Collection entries
####################

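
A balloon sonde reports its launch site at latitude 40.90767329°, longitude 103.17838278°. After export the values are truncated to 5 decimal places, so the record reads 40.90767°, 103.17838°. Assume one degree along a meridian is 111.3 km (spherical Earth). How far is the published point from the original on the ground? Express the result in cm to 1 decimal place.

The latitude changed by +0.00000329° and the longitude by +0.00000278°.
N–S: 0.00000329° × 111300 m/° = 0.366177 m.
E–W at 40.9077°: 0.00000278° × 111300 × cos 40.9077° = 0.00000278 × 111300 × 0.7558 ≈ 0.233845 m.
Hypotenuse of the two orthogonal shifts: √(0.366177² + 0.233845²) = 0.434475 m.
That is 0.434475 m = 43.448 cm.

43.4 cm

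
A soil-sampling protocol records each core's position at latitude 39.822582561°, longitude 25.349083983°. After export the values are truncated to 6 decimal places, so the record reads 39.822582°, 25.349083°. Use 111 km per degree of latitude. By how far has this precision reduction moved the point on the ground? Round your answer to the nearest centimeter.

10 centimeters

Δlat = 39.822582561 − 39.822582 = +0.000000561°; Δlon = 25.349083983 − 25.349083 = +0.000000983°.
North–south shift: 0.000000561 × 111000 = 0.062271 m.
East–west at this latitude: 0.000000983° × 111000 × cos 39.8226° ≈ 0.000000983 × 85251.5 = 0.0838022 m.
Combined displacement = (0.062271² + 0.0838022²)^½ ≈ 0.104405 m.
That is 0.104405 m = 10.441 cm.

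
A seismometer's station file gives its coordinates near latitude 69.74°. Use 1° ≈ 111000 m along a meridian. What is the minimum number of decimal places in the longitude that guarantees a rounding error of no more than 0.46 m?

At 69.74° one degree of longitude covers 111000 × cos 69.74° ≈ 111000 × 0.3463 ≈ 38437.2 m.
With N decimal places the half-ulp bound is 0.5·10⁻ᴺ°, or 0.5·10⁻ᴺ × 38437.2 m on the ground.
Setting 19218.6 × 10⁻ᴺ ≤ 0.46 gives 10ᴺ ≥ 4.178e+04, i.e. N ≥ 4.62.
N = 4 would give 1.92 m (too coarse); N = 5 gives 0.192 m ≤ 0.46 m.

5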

####################

EXERCISE OBJECTIVE: Output the records above in their entirety, exactly.

SOLUTION TO THIS PROBLEM:
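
A balloon sonde reports its launch site at latitude 40.90767329°, longitude 103.17838278°. After export the values are truncated to 5 decimal places, so the record reads 40.90767°, 103.17838°. Assume one degree along a meridian is 111.3 km (spherical Earth). How far is the published point from the original on the ground? Express the result in cm to 1 decimal place.

The latitude changed by +0.00000329° and the longitude by +0.00000278°.
N–S: 0.00000329° × 111300 m/° = 0.366177 m.
E–W at 40.9077°: 0.00000278° × 111300 × cos 40.9077° = 0.00000278 × 111300 × 0.7558 ≈ 0.233845 m.
Hypotenuse of the two orthogonal shifts: √(0.366177² + 0.233845²) = 0.434475 m.
That is 0.434475 m = 43.448 cm.

43.4 cm

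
A soil-sampling protocol records each core's position at latitude 39.822582561°, longitude 25.349083983°. After export the values are truncated to 6 decimal places, so the record reads 39.822582°, 25.349083°. Use 111 km per degree of latitude. By how far has this precision reduction moved the point on the ground? Round your answer to the nearest centimeter.

10 centimeters

Δlat = 39.822582561 − 39.822582 = +0.000000561°; Δlon = 25.349083983 − 25.349083 = +0.000000983°.
North–south shift: 0.000000561 × 111000 = 0.062271 m.
East–west at this latitude: 0.000000983° × 111000 × cos 39.8226° ≈ 0.000000983 × 85251.5 = 0.0838022 m.
Combined displacement = (0.062271² + 0.0838022²)^½ ≈ 0.104405 m.
That is 0.104405 m = 10.441 cm.

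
A seismometer's station file gives its coordinates near latitude 69.74°. Use 1° ≈ 111000 m along a meridian. What is the minimum number of decimal places in the longitude that guarantees a rounding error of no more than 0.46 m?

At 69.74° one degree of longitude covers 111000 × cos 69.74° ≈ 111000 × 0.3463 ≈ 38437.2 m.
With N decimal places the half-ulp bound is 0.5·10⁻ᴺ°, or 0.5·10⁻ᴺ × 38437.2 m on the ground.
Setting 19218.6 × 10⁻ᴺ ≤ 0.46 gives 10ᴺ ≥ 4.178e+04, i.e. N ≥ 4.62.
N = 4 would give 1.92 m (too coarse); N = 5 gives 0.192 m ≤ 0.46 m.

5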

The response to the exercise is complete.